Task to carry out =
All of the data below should be returned exactly.

== == ==

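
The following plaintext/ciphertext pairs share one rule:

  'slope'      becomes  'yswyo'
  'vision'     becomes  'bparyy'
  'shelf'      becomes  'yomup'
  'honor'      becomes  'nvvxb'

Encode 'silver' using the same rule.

In slope: s→y is +6, l→s is +7, o→w is +8, p→y is +9 — the shift increases by 1 each position. Each letter shifts forward by (position + 6), i.e. 6, 7, 8, … — the shift grows by one for each successive letter.
For silver: s+6=y, i+7=p, l+8=t, v+9=e, e+10=o, r+11=c.

ypteoc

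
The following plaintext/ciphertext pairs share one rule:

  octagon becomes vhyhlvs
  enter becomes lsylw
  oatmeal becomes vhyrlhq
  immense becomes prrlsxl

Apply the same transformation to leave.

qlhal

The shift depends on letter class: consonant c→h is +5, but vowel o→v is +7. Two shifts are in play — +7 for a/e/i/o/u, +5 for every other letter.
Applying it to leave: l(cons)+5=q, e(vowel)+7=l, a(vowel)+7=h, v(cons)+5=a, e(vowel)+7=l.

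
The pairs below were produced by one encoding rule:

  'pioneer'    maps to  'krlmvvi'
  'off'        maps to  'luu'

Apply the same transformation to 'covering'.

Each pair mirrors across the alphabet (p↔k, i↔r, o↔l): positions sum to 25. Letters are reflected about the middle of the alphabet (position → 25−position): Atbash.
On covering: c↔x, o↔l, v↔e, e↔v, r↔i, i↔r, n↔m, g↔t.

xlevirmt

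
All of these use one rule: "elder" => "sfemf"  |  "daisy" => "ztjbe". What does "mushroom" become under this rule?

nppsitvn

The output letters match the input read backwards, each shifted +1: elder reversed is redle. Read the word backwards and shift each letter +1.
On mushroom: reverse → moorhsum; then shift: m+1=n, o+1=p, o+1=p, r+1=s, h+1=i, s+1=t, u+1=v, m+1=n.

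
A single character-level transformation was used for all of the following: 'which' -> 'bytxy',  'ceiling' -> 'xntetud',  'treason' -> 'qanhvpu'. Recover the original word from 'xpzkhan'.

Treating letters as 0–25, the rule is x ↦ 21x + 7 (mod 26).
Reversing it on xpzkhan: x(23)→5·(23−7)≡2=c; p(15)→5·(15−7)≡14=o; z(25)→5·(25−7)≡12=m; k(10)→5·(10−7)≡15=p; h(7)→5·(7−7)≡0=a; a(0)→5·(0−7)≡17=r; n(13)→5·(13−7)≡4=e (all mod 26).

compare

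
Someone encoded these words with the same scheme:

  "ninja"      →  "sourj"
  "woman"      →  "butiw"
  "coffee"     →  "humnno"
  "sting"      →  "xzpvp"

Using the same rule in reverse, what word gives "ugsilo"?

The shift increases by 1 at each position, starting from +5: 5, 6, 7, ….
Reversing it on ugsilo: u−5=p, g−6=a, s−7=l, i−8=a, l−9=c, o−10=e.

palace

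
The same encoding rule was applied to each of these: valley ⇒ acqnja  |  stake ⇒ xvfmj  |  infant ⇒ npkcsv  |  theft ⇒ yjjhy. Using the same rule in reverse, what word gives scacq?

naval

A repeating key of period 2 is used — shifts +5, +2 over and over.
Undoing it on scacq: s−5=n, c−2=a, a−5=v, c−2=a, q−5=l.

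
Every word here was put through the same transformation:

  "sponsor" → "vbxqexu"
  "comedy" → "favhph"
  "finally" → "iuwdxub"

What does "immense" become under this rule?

lyvhzbh

Shifts by position in sponsor: pos 0: s→v (+3), pos 1: p→b (+12), pos 2: o→x (+9), pos 3: n→q (+3), pos 4: s→e (+12), pos 5: o→x (+9) — repeating every 3. The shifts repeat in a cycle of length 3: positions 0,1,… shift by +3, +12, +9, then the pattern repeats.
For immense: i+3=l, m+12=y, m+9=v, e+3=h, n+12=z, s+9=b, e+3=h.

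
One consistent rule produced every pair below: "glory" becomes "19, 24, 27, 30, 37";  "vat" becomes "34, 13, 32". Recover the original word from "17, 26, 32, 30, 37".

g is letter #7 and maps to 19: an offset of 12. The number is (letter's place in the alphabet, a=1) + 12.
Undoing it on 17, 26, 32, 30, 37: 17→(17−12)÷1=5=e, 26→(26−12)÷1=14=n, 32→(32−12)÷1=20=t, 30→(30−12)÷1=18=r, 37→(37−12)÷1=25=y.

entry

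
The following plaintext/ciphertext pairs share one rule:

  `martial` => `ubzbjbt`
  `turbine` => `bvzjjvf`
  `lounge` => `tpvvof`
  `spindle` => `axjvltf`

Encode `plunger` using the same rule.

xtvvofz

The shift depends on letter class: consonant m→u is +8, but vowel a→b is +1. The rule splits by letter class: vowels +1, consonants +8.
On plunger: p(cons)+8=x, l(cons)+8=t, u(vowel)+1=v, n(cons)+8=v, g(cons)+8=o, e(vowel)+1=f, r(cons)+8=z.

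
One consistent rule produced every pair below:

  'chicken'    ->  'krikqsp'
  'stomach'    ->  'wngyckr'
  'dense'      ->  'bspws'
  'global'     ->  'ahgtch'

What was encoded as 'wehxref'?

c(2)→k(10) and h(7)→r(17) fit y≡17x+2 (mod 26); the inverse of 17 mod 26 is 23. This is an affine cipher: with a=0,…,z=25, each position x becomes (17x+2) mod 26.
Reversing it on wehxref: w(22)→23·(22−2)≡18=s; e(4)→23·(4−2)≡20=u; h(7)→23·(7−2)≡11=l; x(23)→23·(23−2)≡15=p; r(17)→23·(17−2)≡7=h; e(4)→23·(4−2)≡20=u; f(5)→23·(5−2)≡17=r (all mod 26).

sulphur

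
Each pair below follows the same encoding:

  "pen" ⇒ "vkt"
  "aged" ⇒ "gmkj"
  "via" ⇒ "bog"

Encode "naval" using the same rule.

Compare letters: p→v is +6, e→k is +6, n→t is +6 — a constant shift. Each letter is shifted forward by 6 in the alphabet (a Caesar shift of +6).
For naval: n+6=t, a+6=g, v+6=b, a+6=g, l+6=r.

tgbgr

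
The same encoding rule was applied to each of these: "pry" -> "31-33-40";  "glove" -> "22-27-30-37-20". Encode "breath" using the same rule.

17-33-20-16-35-23

p is letter #16 and maps to 31: an offset of 15. Letters become their 1-based position plus 15 (so a→16, b→17, …).
For breath: b=2→17, r=18→33, e=5→20, a=1→16, t=20→35, h=8→23.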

== == ==

Answer area =
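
The following plaintext/ciphertext pairs share one rule:

  'slope'      becomes  'yswyo'
  'vision'     becomes  'bparyy'
  'shelf'      becomes  'yomup'
  'honor'      becomes  'nvvxb'

Encode 'silver' using the same rule.

In slope: s→y is +6, l→s is +7, o→w is +8, p→y is +9 — the shift increases by 1 each position. Each letter shifts forward by (position + 6), i.e. 6, 7, 8, … — the shift grows by one for each successive letter.
For silver: s+6=y, i+7=p, l+8=t, v+9=e, e+10=o, r+11=c.

ypteoc

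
The following plaintext/ciphertext pairs share one rule:

  octagon becomes vhyhlvs
  enter becomes lsylw
  oatmeal becomes vhyrlhq
  immense becomes prrlsxl

Apply the same transformation to leave.

qlhal

The shift depends on letter class: consonant c→h is +5, but vowel o→v is +7. Two shifts are in play — +7 for a/e/i/o/u, +5 for every other letter.
Applying it to leave: l(cons)+5=q, e(vowel)+7=l, a(vowel)+7=h, v(cons)+5=a, e(vowel)+7=l.

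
The pairs below were produced by one encoding rule:

  'pioneer'    maps to  'krlmvvi'
  'off'        maps to  'luu'

Apply the same transformation to 'covering'.

Each pair mirrors across the alphabet (p↔k, i↔r, o↔l): positions sum to 25. Letters are reflected about the middle of the alphabet (position → 25−position): Atbash.
On covering: c↔x, o↔l, v↔e, e↔v, r↔i, i↔r, n↔m, g↔t.

xlevirmt

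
All of these use one rule: "elder" => "sfemf"  |  "daisy" => "ztjbe". What does "mushroom" become under this rule?

nppsitvn

The output letters match the input read backwards, each shifted +1: elder reversed is redle. Read the word backwards and shift each letter +1.
On mushroom: reverse → moorhsum; then shift: m+1=n, o+1=p, o+1=p, r+1=s, h+1=i, s+1=t, u+1=v, m+1=n.

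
A single character-level transformation was used for all of the following: 'which' -> 'bytxy',  'ceiling' -> 'xntetud',  'treason' -> 'qanhvpu'. Recover the original word from 'xpzkhan'.

Treating letters as 0–25, the rule is x ↦ 21x + 7 (mod 26).
Reversing it on xpzkhan: x(23)→5·(23−7)≡2=c; p(15)→5·(15−7)≡14=o; z(25)→5·(25−7)≡12=m; k(10)→5·(10−7)≡15=p; h(7)→5·(7−7)≡0=a; a(0)→5·(0−7)≡17=r; n(13)→5·(13−7)≡4=e (all mod 26).

compare

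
Someone encoded these words with the same scheme:

  "ninja"      →  "sourj"
  "woman"      →  "butiw"
  "coffee"     →  "humnno"
  "sting"      →  "xzpvp"

Using the same rule in reverse, what word gives "ugsilo"?

The shift increases by 1 at each position, starting from +5: 5, 6, 7, ….
Reversing it on ugsilo: u−5=p, g−6=a, s−7=l, i−8=a, l−9=c, o−10=e.

palace

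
The same encoding rule was applied to each of these: valley ⇒ acqnja  |  stake ⇒ xvfmj  |  infant ⇒ npkcsv  |  theft ⇒ yjjhy. Using the same rule in reverse, what word gives scacq?

naval

A repeating key of period 2 is used — shifts +5, +2 over and over.
Undoing it on scacq: s−5=n, c−2=a, a−5=v, c−2=a, q−5=l.

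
Every word here was put through the same transformation:

  "sponsor" → "vbxqexu"
  "comedy" → "favhph"
  "finally" → "iuwdxub"

What does "immense" become under this rule?

lyvhzbh

Shifts by position in sponsor: pos 0: s→v (+3), pos 1: p→b (+12), pos 2: o→x (+9), pos 3: n→q (+3), pos 4: s→e (+12), pos 5: o→x (+9) — repeating every 3. The shifts repeat in a cycle of length 3: positions 0,1,… shift by +3, +12, +9, then the pattern repeats.
For immense: i+3=l, m+12=y, m+9=v, e+3=h, n+12=z, s+9=b, e+3=h.

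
One consistent rule produced every pair below: "glory" becomes "19, 24, 27, 30, 37";  "vat" becomes "34, 13, 32". Recover the original word from "17, 26, 32, 30, 37".

g is letter #7 and maps to 19: an offset of 12. The number is (letter's place in the alphabet, a=1) + 12.
Undoing it on 17, 26, 32, 30, 37: 17→(17−12)÷1=5=e, 26→(26−12)÷1=14=n, 32→(32−12)÷1=20=t, 30→(30−12)÷1=18=r, 37→(37−12)÷1=25=y.

entry

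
The following plaintext/ciphertext pairs share one rule:

  `martial` => `ubzbjbt`
  `turbine` => `bvzjjvf`
  `lounge` => `tpvvof`
  `spindle` => `axjvltf`

Encode `plunger` using the same rule.

xtvvofz

The shift depends on letter class: consonant m→u is +8, but vowel a→b is +1. The rule splits by letter class: vowels +1, consonants +8.
On plunger: p(cons)+8=x, l(cons)+8=t, u(vowel)+1=v, n(cons)+8=v, g(cons)+8=o, e(vowel)+1=f, r(cons)+8=z.

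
One consistent rule produced every pair below:

  'chicken'    ->  'krikqsp'
  'stomach'    ->  'wngyckr'
  'dense'      ->  'bspws'
  'global'     ->  'ahgtch'

What was encoded as 'wehxref'?

c(2)→k(10) and h(7)→r(17) fit y≡17x+2 (mod 26); the inverse of 17 mod 26 is 23. This is an affine cipher: with a=0,…,z=25, each position x becomes (17x+2) mod 26.
Reversing it on wehxref: w(22)→23·(22−2)≡18=s; e(4)→23·(4−2)≡20=u; h(7)→23·(7−2)≡11=l; x(23)→23·(23−2)≡15=p; r(17)→23·(17−2)≡7=h; e(4)→23·(4−2)≡20=u; f(5)→23·(5−2)≡17=r (all mod 26).

sulphur

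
Each pair below follows the same encoding:

  "pen" ⇒ "vkt"
  "aged" ⇒ "gmkj"
  "via" ⇒ "bog"

Encode "naval" using the same rule.

Compare letters: p→v is +6, e→k is +6, n→t is +6 — a constant shift. Each letter is shifted forward by 6 in the alphabet (a Caesar shift of +6).
For naval: n+6=t, a+6=g, v+6=b, a+6=g, l+6=r.

tgbgr

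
The same encoding rule was applied to each of these: "pry" -> "31-33-40";  "glove" -> "22-27-30-37-20". Encode "breath" using the same rule.

17-33-20-16-35-23

p is letter #16 and maps to 31: an offset of 15. Letters become their 1-based position plus 15 (so a→16, b→17, …).
For breath: b=2→17, r=18→33, e=5→20, a=1→16, t=20→35, h=8→23.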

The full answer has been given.